Directions for this task:
In the listing below, start your output at the line with "Wed 12:00 |" and end it after the line with "If one run ends", copying every line exactly.

Available data:
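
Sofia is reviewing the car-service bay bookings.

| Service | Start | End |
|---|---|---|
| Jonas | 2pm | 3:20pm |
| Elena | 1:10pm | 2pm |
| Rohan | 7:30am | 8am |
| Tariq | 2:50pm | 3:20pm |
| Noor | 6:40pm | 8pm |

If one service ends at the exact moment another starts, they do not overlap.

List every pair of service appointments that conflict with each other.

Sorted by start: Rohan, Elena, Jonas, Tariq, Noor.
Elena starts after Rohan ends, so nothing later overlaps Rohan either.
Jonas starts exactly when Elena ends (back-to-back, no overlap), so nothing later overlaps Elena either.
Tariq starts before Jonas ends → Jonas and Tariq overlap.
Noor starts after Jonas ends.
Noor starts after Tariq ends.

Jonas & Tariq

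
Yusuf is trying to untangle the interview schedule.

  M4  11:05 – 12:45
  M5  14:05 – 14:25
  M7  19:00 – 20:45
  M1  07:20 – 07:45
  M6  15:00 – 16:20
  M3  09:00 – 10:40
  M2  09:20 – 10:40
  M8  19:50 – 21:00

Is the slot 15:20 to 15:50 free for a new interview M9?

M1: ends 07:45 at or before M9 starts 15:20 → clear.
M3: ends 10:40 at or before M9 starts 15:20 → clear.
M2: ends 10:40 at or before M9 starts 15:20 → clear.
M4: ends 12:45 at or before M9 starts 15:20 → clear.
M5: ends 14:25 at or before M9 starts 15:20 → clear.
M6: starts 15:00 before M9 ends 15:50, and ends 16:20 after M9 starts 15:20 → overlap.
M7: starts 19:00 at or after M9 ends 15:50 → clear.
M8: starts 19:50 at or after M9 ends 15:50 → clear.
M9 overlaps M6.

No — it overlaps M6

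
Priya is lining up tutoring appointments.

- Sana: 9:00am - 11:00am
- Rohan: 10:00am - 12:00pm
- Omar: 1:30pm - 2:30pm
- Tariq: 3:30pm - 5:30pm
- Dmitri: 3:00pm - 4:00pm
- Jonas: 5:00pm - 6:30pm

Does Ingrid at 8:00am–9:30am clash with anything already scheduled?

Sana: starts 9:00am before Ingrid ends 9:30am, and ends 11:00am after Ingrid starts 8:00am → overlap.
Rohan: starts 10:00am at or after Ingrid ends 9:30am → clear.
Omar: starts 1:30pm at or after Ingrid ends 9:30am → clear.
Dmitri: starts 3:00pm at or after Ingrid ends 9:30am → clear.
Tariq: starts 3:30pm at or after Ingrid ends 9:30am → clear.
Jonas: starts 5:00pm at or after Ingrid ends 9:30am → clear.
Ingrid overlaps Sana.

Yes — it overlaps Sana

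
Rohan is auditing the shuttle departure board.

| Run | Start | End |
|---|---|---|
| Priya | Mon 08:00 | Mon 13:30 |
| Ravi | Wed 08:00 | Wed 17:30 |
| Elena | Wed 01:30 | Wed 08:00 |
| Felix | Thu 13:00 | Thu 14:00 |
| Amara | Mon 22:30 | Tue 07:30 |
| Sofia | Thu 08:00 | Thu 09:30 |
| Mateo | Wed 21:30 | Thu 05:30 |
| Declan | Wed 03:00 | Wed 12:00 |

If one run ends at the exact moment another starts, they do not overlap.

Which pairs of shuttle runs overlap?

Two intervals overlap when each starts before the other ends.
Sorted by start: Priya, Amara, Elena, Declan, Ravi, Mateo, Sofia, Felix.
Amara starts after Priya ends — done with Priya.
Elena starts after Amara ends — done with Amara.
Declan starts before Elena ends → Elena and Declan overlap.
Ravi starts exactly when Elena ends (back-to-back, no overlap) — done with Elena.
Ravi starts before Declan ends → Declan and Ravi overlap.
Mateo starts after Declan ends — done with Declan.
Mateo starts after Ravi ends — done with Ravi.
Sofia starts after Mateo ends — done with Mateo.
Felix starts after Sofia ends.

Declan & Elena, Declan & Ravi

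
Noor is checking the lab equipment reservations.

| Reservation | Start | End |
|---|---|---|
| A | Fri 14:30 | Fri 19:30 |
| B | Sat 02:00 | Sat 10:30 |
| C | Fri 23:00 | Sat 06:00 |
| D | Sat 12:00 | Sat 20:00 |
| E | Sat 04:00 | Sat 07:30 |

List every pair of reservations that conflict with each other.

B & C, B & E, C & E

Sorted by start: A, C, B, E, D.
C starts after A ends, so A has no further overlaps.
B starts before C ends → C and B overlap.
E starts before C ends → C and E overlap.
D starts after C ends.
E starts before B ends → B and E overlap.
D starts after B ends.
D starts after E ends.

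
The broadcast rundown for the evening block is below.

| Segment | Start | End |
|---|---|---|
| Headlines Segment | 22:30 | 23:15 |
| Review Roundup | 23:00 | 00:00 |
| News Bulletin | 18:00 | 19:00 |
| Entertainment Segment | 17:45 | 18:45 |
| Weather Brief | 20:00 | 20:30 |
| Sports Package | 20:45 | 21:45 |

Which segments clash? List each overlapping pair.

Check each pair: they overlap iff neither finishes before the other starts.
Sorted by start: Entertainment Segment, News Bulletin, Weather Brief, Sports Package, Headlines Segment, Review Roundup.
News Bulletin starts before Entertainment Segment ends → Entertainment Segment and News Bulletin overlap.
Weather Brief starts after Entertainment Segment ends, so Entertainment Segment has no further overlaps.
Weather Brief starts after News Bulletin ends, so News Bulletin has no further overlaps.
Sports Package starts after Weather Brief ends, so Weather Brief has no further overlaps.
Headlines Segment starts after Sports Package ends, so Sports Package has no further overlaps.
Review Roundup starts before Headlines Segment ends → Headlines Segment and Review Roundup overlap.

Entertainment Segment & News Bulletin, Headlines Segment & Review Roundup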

==

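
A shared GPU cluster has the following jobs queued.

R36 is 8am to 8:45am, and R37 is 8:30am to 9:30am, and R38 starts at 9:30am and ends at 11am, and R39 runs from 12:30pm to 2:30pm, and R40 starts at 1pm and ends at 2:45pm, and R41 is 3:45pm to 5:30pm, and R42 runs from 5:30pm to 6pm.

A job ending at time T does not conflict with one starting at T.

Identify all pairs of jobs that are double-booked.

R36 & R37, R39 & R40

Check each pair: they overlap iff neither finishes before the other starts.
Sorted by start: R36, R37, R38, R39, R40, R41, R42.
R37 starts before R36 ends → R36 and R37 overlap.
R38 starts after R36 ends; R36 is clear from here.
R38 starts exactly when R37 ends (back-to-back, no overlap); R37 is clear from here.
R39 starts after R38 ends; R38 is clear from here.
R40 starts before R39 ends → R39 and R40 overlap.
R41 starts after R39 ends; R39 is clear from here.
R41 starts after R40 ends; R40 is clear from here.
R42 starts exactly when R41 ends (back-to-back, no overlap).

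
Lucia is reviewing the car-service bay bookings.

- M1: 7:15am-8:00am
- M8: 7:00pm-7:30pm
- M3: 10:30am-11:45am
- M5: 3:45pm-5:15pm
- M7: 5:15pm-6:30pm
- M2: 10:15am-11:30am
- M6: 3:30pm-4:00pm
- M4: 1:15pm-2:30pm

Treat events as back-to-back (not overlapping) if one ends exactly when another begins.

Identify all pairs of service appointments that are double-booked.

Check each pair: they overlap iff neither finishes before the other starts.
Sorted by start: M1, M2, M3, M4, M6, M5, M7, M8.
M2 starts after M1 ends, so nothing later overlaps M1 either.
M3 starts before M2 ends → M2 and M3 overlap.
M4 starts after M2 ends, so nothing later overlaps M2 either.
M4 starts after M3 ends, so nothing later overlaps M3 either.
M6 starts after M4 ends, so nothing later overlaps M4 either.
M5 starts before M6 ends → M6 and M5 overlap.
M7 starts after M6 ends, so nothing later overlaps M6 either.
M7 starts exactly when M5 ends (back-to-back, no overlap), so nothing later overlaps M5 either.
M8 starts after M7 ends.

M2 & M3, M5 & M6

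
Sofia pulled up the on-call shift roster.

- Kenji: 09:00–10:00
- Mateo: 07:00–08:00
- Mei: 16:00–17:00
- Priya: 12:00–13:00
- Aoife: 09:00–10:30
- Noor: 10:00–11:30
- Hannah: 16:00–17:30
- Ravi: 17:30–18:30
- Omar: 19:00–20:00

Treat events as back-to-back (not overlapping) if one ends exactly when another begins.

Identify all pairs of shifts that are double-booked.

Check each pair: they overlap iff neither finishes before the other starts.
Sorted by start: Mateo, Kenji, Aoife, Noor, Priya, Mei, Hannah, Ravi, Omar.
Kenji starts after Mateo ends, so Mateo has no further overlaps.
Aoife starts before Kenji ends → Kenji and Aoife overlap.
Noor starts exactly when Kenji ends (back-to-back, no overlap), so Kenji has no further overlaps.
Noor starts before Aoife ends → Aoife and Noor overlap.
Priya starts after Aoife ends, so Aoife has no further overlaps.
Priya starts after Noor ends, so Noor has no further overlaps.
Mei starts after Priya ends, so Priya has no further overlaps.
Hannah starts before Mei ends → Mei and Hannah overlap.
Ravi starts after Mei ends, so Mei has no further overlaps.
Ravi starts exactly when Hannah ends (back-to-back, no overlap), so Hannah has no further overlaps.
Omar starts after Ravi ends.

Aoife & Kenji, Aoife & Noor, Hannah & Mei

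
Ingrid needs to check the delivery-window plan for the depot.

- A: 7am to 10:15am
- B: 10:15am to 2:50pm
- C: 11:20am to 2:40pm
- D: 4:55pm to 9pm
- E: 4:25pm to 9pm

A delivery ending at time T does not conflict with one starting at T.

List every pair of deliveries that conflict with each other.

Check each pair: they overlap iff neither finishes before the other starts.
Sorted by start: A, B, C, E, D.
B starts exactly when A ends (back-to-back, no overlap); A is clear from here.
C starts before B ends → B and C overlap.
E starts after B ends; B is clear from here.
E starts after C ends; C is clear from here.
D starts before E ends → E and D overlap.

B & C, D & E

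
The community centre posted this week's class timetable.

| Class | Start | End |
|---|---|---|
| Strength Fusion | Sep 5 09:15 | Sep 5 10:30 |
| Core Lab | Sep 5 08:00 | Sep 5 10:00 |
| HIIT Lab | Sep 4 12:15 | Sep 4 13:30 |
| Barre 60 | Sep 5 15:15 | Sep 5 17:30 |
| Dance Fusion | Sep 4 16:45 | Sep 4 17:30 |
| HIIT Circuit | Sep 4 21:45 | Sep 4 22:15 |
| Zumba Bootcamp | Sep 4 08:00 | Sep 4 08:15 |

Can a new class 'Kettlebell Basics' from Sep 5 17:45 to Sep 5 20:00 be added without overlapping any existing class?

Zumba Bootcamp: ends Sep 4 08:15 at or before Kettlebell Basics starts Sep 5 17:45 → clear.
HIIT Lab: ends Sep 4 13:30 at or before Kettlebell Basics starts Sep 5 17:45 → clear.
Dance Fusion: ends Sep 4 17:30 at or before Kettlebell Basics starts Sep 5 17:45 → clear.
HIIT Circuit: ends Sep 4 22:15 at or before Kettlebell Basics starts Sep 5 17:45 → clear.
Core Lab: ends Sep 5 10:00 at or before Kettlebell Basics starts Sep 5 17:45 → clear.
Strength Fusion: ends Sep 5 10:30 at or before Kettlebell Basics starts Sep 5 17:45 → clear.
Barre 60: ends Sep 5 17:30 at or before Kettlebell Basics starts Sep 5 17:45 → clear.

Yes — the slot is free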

Problem solution:
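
| Declan | Wed 03:00 | Wed 12:00 |

If one run ends at the exact moment another starts, they do not overlap.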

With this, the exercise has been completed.